Make an exact copy of the entries below.

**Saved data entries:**
Content starts
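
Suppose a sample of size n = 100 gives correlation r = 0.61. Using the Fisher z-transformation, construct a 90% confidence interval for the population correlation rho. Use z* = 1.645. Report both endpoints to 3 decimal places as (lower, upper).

(0.494, 0.704)

z_r = atanh(0.61) = 0.708921;  SE = 1/√(n−3) = 1/√97 = 0.101535
z-limits: 0.708921 ± 1.645·0.101535 = 0.708921 ± 0.167025 = [0.541896, 0.875946]
ρ-limits: (tanh 0.541896, tanh 0.875946) = (0.494, 0.704)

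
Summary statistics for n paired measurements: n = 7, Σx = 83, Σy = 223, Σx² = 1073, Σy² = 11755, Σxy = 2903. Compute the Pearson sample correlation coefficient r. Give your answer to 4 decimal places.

0.4027

Numerator: nΣxy − (Σx)(Σy) = 7·2903 − (83)(223) = 1812
Denominator: √[(nΣx²−(Σx)²)(nΣy²−(Σy)²)]
  nΣx²−(Σx)² = 7·1073 − 6889 = 622;  nΣy²−(Σy)² = 7·11755 − 49729 = 32556
  √(622·32556) = √20249832 = 4499.9813
r = 1812 / 4499.9813 = 0.4027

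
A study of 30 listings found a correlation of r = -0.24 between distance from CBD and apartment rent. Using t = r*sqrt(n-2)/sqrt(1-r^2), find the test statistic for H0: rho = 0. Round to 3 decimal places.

-1.308

t = r·√(n−2) / √(1−r²) with r = -0.24, n = 30
  = -0.24·√28 / √(1 − 0.0576)
  = -0.24·5.291503 / 0.970773
  = -1.269961 / 0.970773 = -1.308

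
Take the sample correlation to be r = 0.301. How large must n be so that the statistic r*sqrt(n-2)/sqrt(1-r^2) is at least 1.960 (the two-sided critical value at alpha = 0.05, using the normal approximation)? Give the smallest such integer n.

41

r√(n−2)/√(1−r²) ≥ 1.960  ⇔  n−2 ≥ (1.960)²·(1−r²)/r²
(1−r²)/r² = (1−0.090601)/0.090601 = 10.0374
n ≥ 2 + 3.8416·10.0374 = 2 + 38.5597 = 40.5597
⌈40.5597⌉ = 41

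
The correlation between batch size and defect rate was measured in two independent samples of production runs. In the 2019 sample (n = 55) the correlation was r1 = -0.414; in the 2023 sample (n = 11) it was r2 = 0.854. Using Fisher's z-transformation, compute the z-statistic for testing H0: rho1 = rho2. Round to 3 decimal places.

Fisher z-transforms: z1 = atanh(-0.414) = -0.440429, z2 = atanh(0.854) = 1.270747; difference d = -1.711176
Var(d) = 1/52 + 1/8 = 0.0192308 + 0.1250000 = 0.1442308
z = d/√Var(d) = -1.711176 / √0.1442308 = -1.711176 / 0.379777 = -4.506

-4.506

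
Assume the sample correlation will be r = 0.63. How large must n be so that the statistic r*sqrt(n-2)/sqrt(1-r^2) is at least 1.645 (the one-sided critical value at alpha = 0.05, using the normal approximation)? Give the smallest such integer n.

r√(n−2)/√(1−r²) ≥ 1.645  ⇔  n−2 ≥ (1.645)²·(1−r²)/r²
(1−r²)/r² = (1−0.3969)/0.3969 = 1.5195
n ≥ 2 + 2.706025·1.5195 = 2 + 4.1118 = 6.1118
⌈6.1118⌉ = 7

7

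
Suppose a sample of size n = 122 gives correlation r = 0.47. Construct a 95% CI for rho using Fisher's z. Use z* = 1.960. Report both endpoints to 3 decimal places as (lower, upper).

(0.319, 0.598)

Fisher z: z_r = atanh(r) = ½·ln((1+0.47)/(1−0.47)) = 0.510070
SE(z) = 1/√(n−3) = 1/√119 = 0.091670
95% ⇒ z* = 1.960; margin = 1.960·0.091670 = 0.179673
CI on z-scale: (0.330397, 0.689743)
Back-transform: tanh(0.330397) = 0.318877, tanh(0.689743) = 0.597817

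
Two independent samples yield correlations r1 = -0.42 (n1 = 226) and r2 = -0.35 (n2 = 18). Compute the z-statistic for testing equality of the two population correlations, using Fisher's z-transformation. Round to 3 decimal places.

-0.308

Fisher z-transforms: z1 = atanh(-0.42) = -0.447692, z2 = atanh(-0.35) = -0.365444; difference d = -0.082248
Var(d) = 1/223 + 1/15 = 0.0044843 + 0.0666667 = 0.0711510
z = d/√Var(d) = -0.082248 / √0.0711510 = -0.082248 / 0.266741 = -0.308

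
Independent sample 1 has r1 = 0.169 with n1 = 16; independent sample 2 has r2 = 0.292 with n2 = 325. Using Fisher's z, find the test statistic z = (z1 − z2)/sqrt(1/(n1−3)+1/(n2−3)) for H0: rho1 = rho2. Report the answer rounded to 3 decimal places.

-0.460

z1 = atanh(0.169) = 0.170637,  z2 = atanh(0.292) = 0.300751
SE = √(1/(n1−3) + 1/(n2−3)) = √(1/13 + 1/322) = √(0.0769231 + 0.0031056) = √0.0800287 = 0.282893
z = (z1 − z2)/SE = (0.170637 − 0.300751) / 0.282893 = -0.130114 / 0.282893 = -0.460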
Content ends
**Answer to this task:**
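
Suppose a sample of size n = 100 gives correlation r = 0.61. Using the Fisher z-transformation, construct a 90% confidence interval for the population correlation rho. Use z* = 1.645. Report both endpoints to 3 decimal places as (lower, upper).

(0.494, 0.704)

z_r = atanh(0.61) = 0.708921;  SE = 1/√(n−3) = 1/√97 = 0.101535
z-limits: 0.708921 ± 1.645·0.101535 = 0.708921 ± 0.167025 = [0.541896, 0.875946]
ρ-limits: (tanh 0.541896, tanh 0.875946) = (0.494, 0.704)

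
Summary statistics for n paired measurements: n = 7, Σx = 83, Σy = 223, Σx² = 1073, Σy² = 11755, Σxy = 2903. Compute the Pearson sample correlation coefficient r. Give your answer to 4 decimal places.

0.4027

Numerator: nΣxy − (Σx)(Σy) = 7·2903 − (83)(223) = 1812
Denominator: √[(nΣx²−(Σx)²)(nΣy²−(Σy)²)]
  nΣx²−(Σx)² = 7·1073 − 6889 = 622;  nΣy²−(Σy)² = 7·11755 − 49729 = 32556
  √(622·32556) = √20249832 = 4499.9813
r = 1812 / 4499.9813 = 0.4027

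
A study of 30 listings found a correlation of r = -0.24 between distance from CBD and apartment rent. Using t = r*sqrt(n-2)/sqrt(1-r^2), find the test statistic for H0: rho = 0. Round to 3 decimal places.

-1.308

t = r·√(n−2) / √(1−r²) with r = -0.24, n = 30
  = -0.24·√28 / √(1 − 0.0576)
  = -0.24·5.291503 / 0.970773
  = -1.269961 / 0.970773 = -1.308

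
Take the sample correlation to be r = 0.301. How large must n be so that the statistic r*sqrt(n-2)/sqrt(1-r^2) is at least 1.960 (the two-sided critical value at alpha = 0.05, using the normal approximation)? Give the smallest such integer n.

41

r√(n−2)/√(1−r²) ≥ 1.960  ⇔  n−2 ≥ (1.960)²·(1−r²)/r²
(1−r²)/r² = (1−0.090601)/0.090601 = 10.0374
n ≥ 2 + 3.8416·10.0374 = 2 + 38.5597 = 40.5597
⌈40.5597⌉ = 41

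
The correlation between batch size and defect rate was measured in two independent samples of production runs. In the 2019 sample (n = 55) the correlation was r1 = -0.414; in the 2023 sample (n = 11) it was r2 = 0.854. Using Fisher's z-transformation, compute the z-statistic for testing H0: rho1 = rho2. Round to 3 decimal places.

Fisher z-transforms: z1 = atanh(-0.414) = -0.440429, z2 = atanh(0.854) = 1.270747; difference d = -1.711176
Var(d) = 1/52 + 1/8 = 0.0192308 + 0.1250000 = 0.1442308
z = d/√Var(d) = -1.711176 / √0.1442308 = -1.711176 / 0.379777 = -4.506

-4.506

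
Assume the sample correlation will be r = 0.63. How large must n be so that the statistic r*sqrt(n-2)/sqrt(1-r^2) is at least 1.645 (the one-sided critical value at alpha = 0.05, using the normal approximation)? Give the smallest such integer n.

r√(n−2)/√(1−r²) ≥ 1.645  ⇔  n−2 ≥ (1.645)²·(1−r²)/r²
(1−r²)/r² = (1−0.3969)/0.3969 = 1.5195
n ≥ 2 + 2.706025·1.5195 = 2 + 4.1118 = 6.1118
⌈6.1118⌉ = 7

7

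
Suppose a sample of size n = 122 gives correlation r = 0.47. Construct a 95% CI for rho using Fisher's z. Use z* = 1.960. Report both endpoints to 3 decimal places as (lower, upper).

(0.319, 0.598)

Fisher z: z_r = atanh(r) = ½·ln((1+0.47)/(1−0.47)) = 0.510070
SE(z) = 1/√(n−3) = 1/√119 = 0.091670
95% ⇒ z* = 1.960; margin = 1.960·0.091670 = 0.179673
CI on z-scale: (0.330397, 0.689743)
Back-transform: tanh(0.330397) = 0.318877, tanh(0.689743) = 0.597817

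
Two independent samples yield correlations r1 = -0.42 (n1 = 226) and r2 = -0.35 (n2 = 18). Compute the z-statistic for testing equality of the two population correlations, using Fisher's z-transformation. Round to 3 decimal places.

-0.308

Fisher z-transforms: z1 = atanh(-0.42) = -0.447692, z2 = atanh(-0.35) = -0.365444; difference d = -0.082248
Var(d) = 1/223 + 1/15 = 0.0044843 + 0.0666667 = 0.0711510
z = d/√Var(d) = -0.082248 / √0.0711510 = -0.082248 / 0.266741 = -0.308

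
Independent sample 1 has r1 = 0.169 with n1 = 16; independent sample 2 has r2 = 0.292 with n2 = 325. Using Fisher's z, find the test statistic z = (z1 − z2)/sqrt(1/(n1−3)+1/(n2−3)) for H0: rho1 = rho2. Report the answer rounded to 3 decimal places.

-0.460

z1 = atanh(0.169) = 0.170637,  z2 = atanh(0.292) = 0.300751
SE = √(1/(n1−3) + 1/(n2−3)) = √(1/13 + 1/322) = √(0.0769231 + 0.0031056) = √0.0800287 = 0.282893
z = (z1 − z2)/SE = (0.170637 − 0.300751) / 0.282893 = -0.130114 / 0.282893 = -0.460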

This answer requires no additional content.